■ What you need to do
Look below for the line containing "There are six"; from there through the line containing "knight and Bob", both lines included, please set down each line exactly and nothing else.

-- Supplied information follows --

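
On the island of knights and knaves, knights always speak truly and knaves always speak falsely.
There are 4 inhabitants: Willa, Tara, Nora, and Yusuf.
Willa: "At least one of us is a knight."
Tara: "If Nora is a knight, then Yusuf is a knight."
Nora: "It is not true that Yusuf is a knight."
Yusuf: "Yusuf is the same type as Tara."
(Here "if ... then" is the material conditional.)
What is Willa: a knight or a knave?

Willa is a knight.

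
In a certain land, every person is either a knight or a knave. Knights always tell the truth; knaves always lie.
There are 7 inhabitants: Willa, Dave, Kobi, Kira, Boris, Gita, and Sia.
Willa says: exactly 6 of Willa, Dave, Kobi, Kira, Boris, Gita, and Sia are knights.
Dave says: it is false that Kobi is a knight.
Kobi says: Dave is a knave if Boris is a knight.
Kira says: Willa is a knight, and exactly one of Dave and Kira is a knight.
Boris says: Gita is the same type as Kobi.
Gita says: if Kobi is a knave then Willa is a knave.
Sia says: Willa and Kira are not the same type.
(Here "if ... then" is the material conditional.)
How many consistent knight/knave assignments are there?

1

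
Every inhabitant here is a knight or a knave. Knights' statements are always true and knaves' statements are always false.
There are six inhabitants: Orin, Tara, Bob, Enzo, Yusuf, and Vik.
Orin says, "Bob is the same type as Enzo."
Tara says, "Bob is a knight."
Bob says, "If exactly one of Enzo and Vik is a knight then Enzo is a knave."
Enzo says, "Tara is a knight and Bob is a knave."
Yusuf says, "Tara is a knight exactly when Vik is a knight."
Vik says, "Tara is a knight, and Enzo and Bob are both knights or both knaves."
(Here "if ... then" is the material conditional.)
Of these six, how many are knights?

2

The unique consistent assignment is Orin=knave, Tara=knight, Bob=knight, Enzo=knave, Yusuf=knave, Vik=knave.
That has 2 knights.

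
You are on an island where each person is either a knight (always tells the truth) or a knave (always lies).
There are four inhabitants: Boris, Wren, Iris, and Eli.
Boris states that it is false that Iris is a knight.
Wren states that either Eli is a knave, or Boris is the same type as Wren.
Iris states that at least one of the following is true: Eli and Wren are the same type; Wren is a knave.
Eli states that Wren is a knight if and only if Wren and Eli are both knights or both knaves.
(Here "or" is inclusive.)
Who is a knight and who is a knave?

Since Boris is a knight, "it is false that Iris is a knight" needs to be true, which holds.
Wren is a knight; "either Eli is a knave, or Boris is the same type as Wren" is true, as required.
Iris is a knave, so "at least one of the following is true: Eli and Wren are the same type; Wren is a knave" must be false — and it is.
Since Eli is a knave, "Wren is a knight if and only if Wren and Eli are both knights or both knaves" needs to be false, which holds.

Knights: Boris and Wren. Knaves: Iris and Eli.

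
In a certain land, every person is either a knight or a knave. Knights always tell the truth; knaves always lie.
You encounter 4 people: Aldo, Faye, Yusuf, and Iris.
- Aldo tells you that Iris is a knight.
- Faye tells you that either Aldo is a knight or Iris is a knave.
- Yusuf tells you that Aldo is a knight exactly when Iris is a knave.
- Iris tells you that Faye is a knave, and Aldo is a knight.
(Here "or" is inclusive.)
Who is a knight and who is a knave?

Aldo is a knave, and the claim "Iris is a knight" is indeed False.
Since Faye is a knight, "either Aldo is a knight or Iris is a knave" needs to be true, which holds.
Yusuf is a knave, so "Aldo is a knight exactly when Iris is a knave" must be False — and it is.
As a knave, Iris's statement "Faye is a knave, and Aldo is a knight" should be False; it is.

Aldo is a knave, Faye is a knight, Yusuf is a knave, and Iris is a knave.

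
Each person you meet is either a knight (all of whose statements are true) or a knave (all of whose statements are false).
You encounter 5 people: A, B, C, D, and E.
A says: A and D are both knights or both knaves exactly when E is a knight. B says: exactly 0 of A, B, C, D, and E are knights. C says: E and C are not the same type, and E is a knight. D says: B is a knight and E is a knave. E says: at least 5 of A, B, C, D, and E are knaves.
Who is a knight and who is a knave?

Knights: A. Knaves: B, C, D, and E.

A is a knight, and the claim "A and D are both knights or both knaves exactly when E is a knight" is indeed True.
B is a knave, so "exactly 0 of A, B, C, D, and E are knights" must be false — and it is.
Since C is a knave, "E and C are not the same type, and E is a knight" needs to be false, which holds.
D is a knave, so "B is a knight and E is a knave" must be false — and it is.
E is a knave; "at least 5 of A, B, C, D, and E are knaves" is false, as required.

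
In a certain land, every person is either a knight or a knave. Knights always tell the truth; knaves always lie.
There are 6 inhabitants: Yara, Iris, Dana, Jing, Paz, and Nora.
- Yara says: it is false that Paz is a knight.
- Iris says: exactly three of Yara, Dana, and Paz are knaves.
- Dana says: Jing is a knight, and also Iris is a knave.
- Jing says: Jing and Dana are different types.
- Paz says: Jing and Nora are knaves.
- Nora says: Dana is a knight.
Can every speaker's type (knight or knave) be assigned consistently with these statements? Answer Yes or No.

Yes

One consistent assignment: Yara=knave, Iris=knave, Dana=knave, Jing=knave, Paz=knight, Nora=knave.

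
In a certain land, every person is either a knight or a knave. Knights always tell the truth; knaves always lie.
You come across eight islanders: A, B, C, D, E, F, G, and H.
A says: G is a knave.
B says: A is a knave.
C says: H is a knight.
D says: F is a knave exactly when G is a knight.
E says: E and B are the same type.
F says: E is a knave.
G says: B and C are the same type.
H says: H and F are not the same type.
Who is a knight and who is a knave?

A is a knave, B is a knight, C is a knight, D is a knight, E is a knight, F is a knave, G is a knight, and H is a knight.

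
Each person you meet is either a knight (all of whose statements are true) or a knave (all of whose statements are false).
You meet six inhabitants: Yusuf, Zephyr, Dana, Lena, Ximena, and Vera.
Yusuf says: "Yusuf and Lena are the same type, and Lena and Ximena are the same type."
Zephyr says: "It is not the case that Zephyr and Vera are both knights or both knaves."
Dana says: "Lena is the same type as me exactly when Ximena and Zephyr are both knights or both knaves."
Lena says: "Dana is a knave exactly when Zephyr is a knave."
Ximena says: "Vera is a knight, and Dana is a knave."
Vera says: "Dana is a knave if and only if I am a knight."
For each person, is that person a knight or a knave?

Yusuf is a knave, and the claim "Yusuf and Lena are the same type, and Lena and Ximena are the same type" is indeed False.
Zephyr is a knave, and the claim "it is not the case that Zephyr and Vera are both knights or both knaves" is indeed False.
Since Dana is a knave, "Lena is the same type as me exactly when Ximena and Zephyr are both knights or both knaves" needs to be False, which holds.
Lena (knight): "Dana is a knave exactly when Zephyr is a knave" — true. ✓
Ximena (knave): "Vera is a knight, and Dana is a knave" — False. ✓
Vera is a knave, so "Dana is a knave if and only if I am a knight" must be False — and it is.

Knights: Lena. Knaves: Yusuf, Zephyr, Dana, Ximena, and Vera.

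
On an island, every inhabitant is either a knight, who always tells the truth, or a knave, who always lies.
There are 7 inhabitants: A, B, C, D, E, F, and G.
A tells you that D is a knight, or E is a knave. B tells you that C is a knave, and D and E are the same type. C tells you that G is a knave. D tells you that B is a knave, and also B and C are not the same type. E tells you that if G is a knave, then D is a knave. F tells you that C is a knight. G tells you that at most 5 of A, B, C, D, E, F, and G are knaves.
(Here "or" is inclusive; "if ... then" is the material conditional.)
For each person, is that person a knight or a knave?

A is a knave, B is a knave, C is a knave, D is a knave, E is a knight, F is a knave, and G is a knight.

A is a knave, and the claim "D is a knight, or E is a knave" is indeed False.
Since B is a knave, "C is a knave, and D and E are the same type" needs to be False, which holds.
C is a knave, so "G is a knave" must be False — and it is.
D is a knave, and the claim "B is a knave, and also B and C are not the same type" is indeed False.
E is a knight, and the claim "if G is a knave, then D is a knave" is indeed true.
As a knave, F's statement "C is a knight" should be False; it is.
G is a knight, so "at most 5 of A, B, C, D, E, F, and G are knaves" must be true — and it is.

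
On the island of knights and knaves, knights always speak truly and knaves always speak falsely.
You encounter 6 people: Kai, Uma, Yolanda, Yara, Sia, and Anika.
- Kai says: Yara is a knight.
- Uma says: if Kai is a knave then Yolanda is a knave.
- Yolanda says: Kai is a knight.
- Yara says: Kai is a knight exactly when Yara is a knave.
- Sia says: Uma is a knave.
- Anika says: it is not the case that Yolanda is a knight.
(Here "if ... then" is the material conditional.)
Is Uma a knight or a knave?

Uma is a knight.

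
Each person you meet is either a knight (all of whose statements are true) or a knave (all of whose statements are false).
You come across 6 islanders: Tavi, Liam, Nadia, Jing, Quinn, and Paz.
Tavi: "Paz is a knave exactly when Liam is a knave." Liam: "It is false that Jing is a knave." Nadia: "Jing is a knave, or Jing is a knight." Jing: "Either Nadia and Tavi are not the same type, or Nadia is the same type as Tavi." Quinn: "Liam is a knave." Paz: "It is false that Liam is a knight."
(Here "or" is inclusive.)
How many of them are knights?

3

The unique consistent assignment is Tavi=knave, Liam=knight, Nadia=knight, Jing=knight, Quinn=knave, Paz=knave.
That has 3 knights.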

-- Supplied information concluded --

■ Task result
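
There are six inhabitants: Orin, Tara, Bob, Enzo, Yusuf, and Vik.
Orin says, "Bob is the same type as Enzo."
Tara says, "Bob is a knight."
Bob says, "If exactly one of Enzo and Vik is a knight then Enzo is a knave."
Enzo says, "Tara is a knight and Bob is a knave."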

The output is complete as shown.